Task to carry out: In full and without alteration, output each record given here.

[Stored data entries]

☆ ☆ ☆ ☆ ☆ ☆ ☆

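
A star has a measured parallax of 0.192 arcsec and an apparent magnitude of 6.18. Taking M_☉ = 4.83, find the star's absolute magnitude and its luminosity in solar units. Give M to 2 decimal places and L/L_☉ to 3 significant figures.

M ≈ 7.60; L/L_☉ ≈ 0.0782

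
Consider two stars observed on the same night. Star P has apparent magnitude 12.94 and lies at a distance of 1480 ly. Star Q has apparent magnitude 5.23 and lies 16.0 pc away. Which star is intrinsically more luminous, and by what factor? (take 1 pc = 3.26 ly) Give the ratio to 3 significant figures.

Star Q is more luminous, by a factor of 1.51.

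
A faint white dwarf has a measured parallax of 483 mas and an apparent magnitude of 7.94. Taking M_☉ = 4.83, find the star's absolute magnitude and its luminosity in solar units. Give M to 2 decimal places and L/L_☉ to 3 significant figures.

d = 1/p = 1000/483 mas = 2.070 pc
M = m − 5 log₁₀ d + 5 = 7.94 − 5·0.3161 + 5 = 11.360
M − M_☉ = 11.360 − 4.83 = 6.530
L/L_☉ = 10^(−0.4 × 6.530) = 2.444×10^-3

M ≈ 11.36; L/L_☉ ≈ 2.44×10^-3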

☆ ☆ ☆ ☆ ☆ ☆ ☆

Answer section:
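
A star has a measured parallax of 0.192 arcsec and an apparent magnitude of 6.18. Taking M_☉ = 4.83, find the star's absolute magnitude and its luminosity in solar units. Give M to 2 decimal places and L/L_☉ to 3 significant figures.

M ≈ 7.60; L/L_☉ ≈ 0.0782

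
Consider two stars observed on the same night. Star P has apparent magnitude 12.94 and lies at a distance of 1480 ly. Star Q has apparent magnitude 5.23 and lies 16.0 pc away. Which star is intrinsically more luminous, and by what factor? (take 1 pc = 3.26 ly) Give the ratio to 3 significant figures.

Star Q is more luminous, by a factor of 1.51.

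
A faint white dwarf has a measured parallax of 483 mas and an apparent magnitude of 7.94. Taking M_☉ = 4.83, find the star's absolute magnitude and its luminosity in solar units. Give M to 2 decimal places and L/L_☉ to 3 significant figures.

d = 1/p = 1000/483 mas = 2.070 pc
M = m − 5 log₁₀ d + 5 = 7.94 − 5·0.3161 + 5 = 11.360
M − M_☉ = 11.360 − 4.83 = 6.530
L/L_☉ = 10^(−0.4 × 6.530) = 2.444×10^-3

M ≈ 11.36; L/L_☉ ≈ 2.44×10^-3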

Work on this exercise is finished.